§ **What this task involves**:
Would you retype every entry that follows without altering a word?

<<<<

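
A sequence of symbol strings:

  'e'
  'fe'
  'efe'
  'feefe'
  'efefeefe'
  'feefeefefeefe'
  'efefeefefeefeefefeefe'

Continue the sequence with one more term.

feefeefefeefeefefeefefeefeefefeefe

From term 3 onward, concatenate the second-to-last term with the last: e·fe = efe, fe·efe = feefe, …
So term 8 is feefeefefeefe·efefeefefeefeefefeefe.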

>>>>

§ **Response box**:
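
A sequence of symbol strings:

  'e'
  'fe'
  'efe'
  'feefe'
  'efefeefe'
  'feefeefefeefe'
  'efefeefefeefeefefeefe'

Continue the sequence with one more term.

feefeefefeefeefefeefefeefeefefeefe

From term 3 onward, concatenate the second-to-last term with the last: e·fe = efe, fe·efe = feefe, …
So term 8 is feefeefefeefe·efefeefefeefeefefeefe.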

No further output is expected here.